> TRY IT
Reproduce the entries from their first line up to and including the line with "H: probability = 15/40, code". Leave out everything after it.

> THE INPUT
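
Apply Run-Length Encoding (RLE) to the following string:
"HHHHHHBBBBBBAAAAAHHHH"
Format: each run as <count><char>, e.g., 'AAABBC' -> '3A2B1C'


Scanning runs left to right:
  i=0: run of 'H' x 6 -> '6H'
  i=6: run of 'B' x 6 -> '6B'
  i=12: run of 'A' x 5 -> '5A'
  i=17: run of 'H' x 4 -> '4H'

RLE = 6H6B5A4H


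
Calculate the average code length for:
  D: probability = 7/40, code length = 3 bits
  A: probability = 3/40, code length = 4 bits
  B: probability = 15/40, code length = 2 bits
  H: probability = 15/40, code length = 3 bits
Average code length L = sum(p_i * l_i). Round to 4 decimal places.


Weighted contributions p_i * l_i:
  D: (7/40) * 3 = 21/40
  A: (3/40) * 4 = 12/40
  B: (15/40) * 2 = 30/40
  H: (15/40) * 3 = 45/40
Sum = (21 + 12 + 30 + 45)/40 = 108/40

L = 108/40 = 2.7000 bits/symbol


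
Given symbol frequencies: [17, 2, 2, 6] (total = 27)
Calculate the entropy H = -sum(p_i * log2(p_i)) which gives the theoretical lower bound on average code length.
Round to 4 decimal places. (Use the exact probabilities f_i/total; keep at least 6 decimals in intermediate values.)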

> WRITTEN REPLY
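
Apply Run-Length Encoding (RLE) to the following string:
"HHHHHHBBBBBBAAAAAHHHH"
Format: each run as <count><char>, e.g., 'AAABBC' -> '3A2B1C'


Scanning runs left to right:
  i=0: run of 'H' x 6 -> '6H'
  i=6: run of 'B' x 6 -> '6B'
  i=12: run of 'A' x 5 -> '5A'
  i=17: run of 'H' x 4 -> '4H'

RLE = 6H6B5A4H


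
Calculate the average code length for:
  D: probability = 7/40, code length = 3 bits
  A: probability = 3/40, code length = 4 bits
  B: probability = 15/40, code length = 2 bits
  H: probability = 15/40, code length = 3 bits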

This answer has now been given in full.